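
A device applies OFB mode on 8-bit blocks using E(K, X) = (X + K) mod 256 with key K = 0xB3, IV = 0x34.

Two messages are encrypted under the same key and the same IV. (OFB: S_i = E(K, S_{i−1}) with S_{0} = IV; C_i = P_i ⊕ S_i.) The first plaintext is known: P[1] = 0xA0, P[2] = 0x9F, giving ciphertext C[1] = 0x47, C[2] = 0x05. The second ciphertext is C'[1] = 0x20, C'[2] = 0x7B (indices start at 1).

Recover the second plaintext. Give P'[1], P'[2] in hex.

P'[1] = 0xC7, P'[2] = 0xE1

In OFB with a reused IV, both messages share the same keystream S_i, so C_i ⊕ C'_i = P_i ⊕ P'_i and thus P'_i = P_i ⊕ C_i ⊕ C'_i.
P'[1]: 0xA0 ⊕ 0x47 ⊕ 0x20 = 0xC7.
P'[2]: 0x9F ⊕ 0x05 ⊕ 0x7B = 0xE1.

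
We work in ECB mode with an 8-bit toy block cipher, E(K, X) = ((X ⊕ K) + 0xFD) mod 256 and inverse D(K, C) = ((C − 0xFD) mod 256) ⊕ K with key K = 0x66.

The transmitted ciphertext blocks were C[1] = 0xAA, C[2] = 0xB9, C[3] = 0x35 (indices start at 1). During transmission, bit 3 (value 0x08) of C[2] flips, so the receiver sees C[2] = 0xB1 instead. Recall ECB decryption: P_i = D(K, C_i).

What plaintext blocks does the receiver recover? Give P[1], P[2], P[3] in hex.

P[1] = 0xCB, P[2] = 0xD2, P[3] = 0x5E

Only C[2] changed, to 0xB1. In ECB, a change in C_i affects only P_i. Decrypting the received ciphertext:
P[1]: D(K, 0xAA) = 0xCB.
P[2]: D(K, 0xB1) = 0xD2.
P[3]: D(K, 0x35) = 0x5E.
Blocks that differ from the original plaintext: P[2].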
________________________
An exact copy of every line above is needed.

_RESPONSE TO THE EXERCISE_.
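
A device applies OFB mode on 8-bit blocks using E(K, X) = (X + K) mod 256 with key K = 0xB3, IV = 0x34.

Two messages are encrypted under the same key and the same IV. (OFB: S_i = E(K, S_{i−1}) with S_{0} = IV; C_i = P_i ⊕ S_i.) The first plaintext is known: P[1] = 0xA0, P[2] = 0x9F, giving ciphertext C[1] = 0x47, C[2] = 0x05. The second ciphertext is C'[1] = 0x20, C'[2] = 0x7B (indices start at 1).

Recover the second plaintext. Give P'[1], P'[2] in hex.

P'[1] = 0xC7, P'[2] = 0xE1

In OFB with a reused IV, both messages share the same keystream S_i, so C_i ⊕ C'_i = P_i ⊕ P'_i and thus P'_i = P_i ⊕ C_i ⊕ C'_i.
P'[1]: 0xA0 ⊕ 0x47 ⊕ 0x20 = 0xC7.
P'[2]: 0x9F ⊕ 0x05 ⊕ 0x7B = 0xE1.

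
We work in ECB mode with an 8-bit toy block cipher, E(K, X) = ((X ⊕ K) + 0xFD) mod 256 and inverse D(K, C) = ((C − 0xFD) mod 256) ⊕ K with key K = 0x66.

The transmitted ciphertext blocks were C[1] = 0xAA, C[2] = 0xB9, C[3] = 0x35 (indices start at 1). During transmission, bit 3 (value 0x08) of C[2] flips, so the receiver sees C[2] = 0xB1 instead. Recall ECB decryption: P_i = D(K, C_i).

What plaintext blocks does the receiver recover? Give P[1], P[2], P[3] in hex.

P[1] = 0xCB, P[2] = 0xD2, P[3] = 0x5E

Only C[2] changed, to 0xB1. In ECB, a change in C_i affects only P_i. Decrypting the received ciphertext:
P[1]: D(K, 0xAA) = 0xCB.
P[2]: D(K, 0xB1) = 0xD2.
P[3]: D(K, 0x35) = 0x5E.
Blocks that differ from the original plaintext: P[2].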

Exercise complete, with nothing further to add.